:: Exercise requirements ::
Send every record back word for word.

*** Records to process ***

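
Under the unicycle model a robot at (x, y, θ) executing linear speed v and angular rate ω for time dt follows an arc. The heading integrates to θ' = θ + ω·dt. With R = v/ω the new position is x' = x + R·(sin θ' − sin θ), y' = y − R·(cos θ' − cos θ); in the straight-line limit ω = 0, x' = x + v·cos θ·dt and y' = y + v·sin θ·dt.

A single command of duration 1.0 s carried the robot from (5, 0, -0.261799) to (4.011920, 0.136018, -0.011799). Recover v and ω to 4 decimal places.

Δθ = -0.011799 − -0.261799 = 0.250000
ω = Δθ/dt = 0.250000/1.0 = 0.2500
R = Δx/(sin θ' − sin θ) = -4.0000
v = R·ω = -4.0000·0.2500 = -1.0000

v = -1.0000, ω = 0.2500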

*** End of Records to process ***

:: Task solution ::
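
Under the unicycle model a robot at (x, y, θ) executing linear speed v and angular rate ω for time dt follows an arc. The heading integrates to θ' = θ + ω·dt. With R = v/ω the new position is x' = x + R·(sin θ' − sin θ), y' = y − R·(cos θ' − cos θ); in the straight-line limit ω = 0, x' = x + v·cos θ·dt and y' = y + v·sin θ·dt.

A single command of duration 1.0 s carried the robot from (5, 0, -0.261799) to (4.011920, 0.136018, -0.011799). Recover v and ω to 4 decimal places.

Δθ = -0.011799 − -0.261799 = 0.250000
ω = Δθ/dt = 0.250000/1.0 = 0.2500
R = Δx/(sin θ' − sin θ) = -4.0000
v = R·ω = -4.0000·0.2500 = -1.0000

v = -1.0000, ω = 0.2500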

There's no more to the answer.